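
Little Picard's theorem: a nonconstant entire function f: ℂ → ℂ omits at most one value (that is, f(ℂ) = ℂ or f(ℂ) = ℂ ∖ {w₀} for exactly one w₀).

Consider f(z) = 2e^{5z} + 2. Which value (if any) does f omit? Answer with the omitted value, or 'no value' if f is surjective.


Little Picard bounds the complement of f(ℂ) to at most one point.
e^{5z} is never zero on ℂ, so 2·e^{5z} takes every value in ℂ ∖ {0}. Adding 2 shifts the range to ℂ ∖ {2}. Thus f omits exactly the value 2.

Omitted value: 2.


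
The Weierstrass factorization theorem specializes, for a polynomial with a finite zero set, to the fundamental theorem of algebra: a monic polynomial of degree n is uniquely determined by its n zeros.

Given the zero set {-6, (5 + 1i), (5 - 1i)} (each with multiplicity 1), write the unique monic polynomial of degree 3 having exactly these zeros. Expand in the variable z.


The polynomial is p(z) = ∏_{α ∈ S} (z − α), where S = {-6, (5 + 1i), (5 - 1i)}.
Expanding the product yields: p(z) = z^3 -4·z^2 -34·z + 156.
Note conjugate pairs combine to real quadratics: (z − (5+1i))(z − (5−1i)) = z² − 10z + 26.
The resulting polynomial has degree 3 and real coefficients as required.

p(z) = z^3 -4·z^2 -34·z + 156.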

* * *

[What is required]
Without changing anything, repeat every record above.

[Output below]
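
Little Picard's theorem: a nonconstant entire function f: ℂ → ℂ omits at most one value (that is, f(ℂ) = ℂ or f(ℂ) = ℂ ∖ {w₀} for exactly one w₀).

Consider f(z) = 2e^{5z} + 2. Which value (if any) does f omit? Answer with the omitted value, or 'no value' if f is surjective.


Little Picard bounds the complement of f(ℂ) to at most one point.
e^{5z} is never zero on ℂ, so 2·e^{5z} takes every value in ℂ ∖ {0}. Adding 2 shifts the range to ℂ ∖ {2}. Thus f omits exactly the value 2.

Omitted value: 2.


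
The Weierstrass factorization theorem specializes, for a polynomial with a finite zero set, to the fundamental theorem of algebra: a monic polynomial of degree n is uniquely determined by its n zeros.

Given the zero set {-6, (5 + 1i), (5 - 1i)} (each with multiplicity 1), write the unique monic polynomial of degree 3 having exactly these zeros. Expand in the variable z.


The polynomial is p(z) = ∏_{α ∈ S} (z − α), where S = {-6, (5 + 1i), (5 - 1i)}.
Expanding the product yields: p(z) = z^3 -4·z^2 -34·z + 156.
Note conjugate pairs combine to real quadratics: (z − (5+1i))(z − (5−1i)) = z² − 10z + 26.
The resulting polynomial has degree 3 and real coefficients as required.

p(z) = z^3 -4·z^2 -34·z + 156.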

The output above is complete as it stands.